[[ DATA, beginning ]]

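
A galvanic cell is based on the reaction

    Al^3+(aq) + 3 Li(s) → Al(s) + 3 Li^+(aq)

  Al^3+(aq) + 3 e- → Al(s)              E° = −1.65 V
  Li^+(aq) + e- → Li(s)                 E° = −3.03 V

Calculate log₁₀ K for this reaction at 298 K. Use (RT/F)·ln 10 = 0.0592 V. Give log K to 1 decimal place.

log K = 69.9

The Al³⁺/Al couple is reduced (cathode); E°cell = −1.65 − (−3.03) = +1.38 V with n = 3.
At equilibrium E = 0, so log K = nE°cell / 0.0592 = (3)(+1.38) / 0.0592 = 69.9.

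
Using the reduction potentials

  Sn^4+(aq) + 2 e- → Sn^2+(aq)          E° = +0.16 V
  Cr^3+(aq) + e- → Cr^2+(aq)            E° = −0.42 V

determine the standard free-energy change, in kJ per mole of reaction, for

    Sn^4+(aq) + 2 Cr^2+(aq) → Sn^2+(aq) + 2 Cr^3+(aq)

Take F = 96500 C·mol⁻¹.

−112 kJ/mol

In the reaction as written Sn^4+(aq) is reduced, so the Sn⁴⁺/Sn²⁺ couple is the cathode and Cr³⁺/Cr²⁺ is the anode.
E°cell = +0.16 − (−0.42) = +0.58 V; balancing electrons gives n = 2.
ΔG° = −nFE°cell = −(2)(96500)(+0.58) J/mol = −112 kJ/mol.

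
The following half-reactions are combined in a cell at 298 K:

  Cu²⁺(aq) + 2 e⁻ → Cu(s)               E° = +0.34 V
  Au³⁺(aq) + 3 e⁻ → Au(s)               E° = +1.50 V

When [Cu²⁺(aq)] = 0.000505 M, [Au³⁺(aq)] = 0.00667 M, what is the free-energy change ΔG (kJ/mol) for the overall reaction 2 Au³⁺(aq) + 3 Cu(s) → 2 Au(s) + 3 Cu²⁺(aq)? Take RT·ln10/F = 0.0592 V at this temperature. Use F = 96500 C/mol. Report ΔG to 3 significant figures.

The standard cell potential is +1.50 − (+0.34) = +1.16 V, with n = 6 electrons in the balanced equation.
Q = [Cu²⁺(aq)]^3 / [Au³⁺(aq)]^2 = 2.89×10^−6, so log Q = −5.538 and E = +1.16 − (0.0592/6)(−5.538) = +1.2146 V.
Finally ΔG = −nFE = −(6)(96500 C/mol)(+1.2146 V) = −703 kJ/mol.

−703 kJ/mol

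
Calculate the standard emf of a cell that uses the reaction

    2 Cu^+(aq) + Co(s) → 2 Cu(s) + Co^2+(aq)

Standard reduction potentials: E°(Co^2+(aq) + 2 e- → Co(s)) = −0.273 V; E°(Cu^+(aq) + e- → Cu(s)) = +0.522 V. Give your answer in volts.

Cu^+(aq) gains electrons, so the Cu⁺/Cu couple is the cathode; the Co²⁺/Co couple is the anode.
E°cell = E°(cathode) − E°(anode) = +0.522 − (−0.273) = +0.795 V.
The positive value indicates the reaction is spontaneous as written.

+0.795 V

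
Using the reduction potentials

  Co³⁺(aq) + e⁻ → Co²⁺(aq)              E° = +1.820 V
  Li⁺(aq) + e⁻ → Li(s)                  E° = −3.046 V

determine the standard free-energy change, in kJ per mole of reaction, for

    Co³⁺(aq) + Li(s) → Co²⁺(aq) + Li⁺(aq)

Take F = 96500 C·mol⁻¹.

−470 kJ/mol

In the reaction as written Co³⁺(aq) is reduced, so the Co³⁺/Co²⁺ couple is the cathode and Li⁺/Li is the anode.
E°cell = +1.820 − (−3.046) = +4.866 V; balancing electrons gives n = 1.
ΔG° = −nFE°cell = −(1)(96500)(+4.866) J/mol = −470 kJ/mol.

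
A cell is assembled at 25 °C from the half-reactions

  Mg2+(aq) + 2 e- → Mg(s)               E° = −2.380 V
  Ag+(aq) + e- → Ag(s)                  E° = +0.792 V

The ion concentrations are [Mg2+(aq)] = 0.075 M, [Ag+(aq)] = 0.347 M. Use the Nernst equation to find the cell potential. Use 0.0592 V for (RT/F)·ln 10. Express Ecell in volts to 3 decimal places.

+3.178 V

The Ag⁺/Ag couple has the more positive E°, so it is the cathode; Mg²⁺/Mg is the anode.
E°cell = E°cat − E°an = +0.792 − (−2.380) = +3.172 V; n = 2.
For the overall reaction 2 Ag+(aq) + Mg(s) → 2 Ag(s) + Mg2+(aq), Q = [Mg2+(aq)] / [Ag+(aq)]^2 = 0.623, giving log Q = −0.206.
E = E° − (0.0592/n)·log Q = +3.172 − (0.0592/2)(−0.206) = +3.178 V.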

[[ DATA, end ]]

REQUIRED WORK: If a line in the entries holds the string "half", copy it.

TASK SOLUTION:
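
The following half-reactions are combined in a cell at 298 K:
A cell is assembled at 25 °C from the half-reactions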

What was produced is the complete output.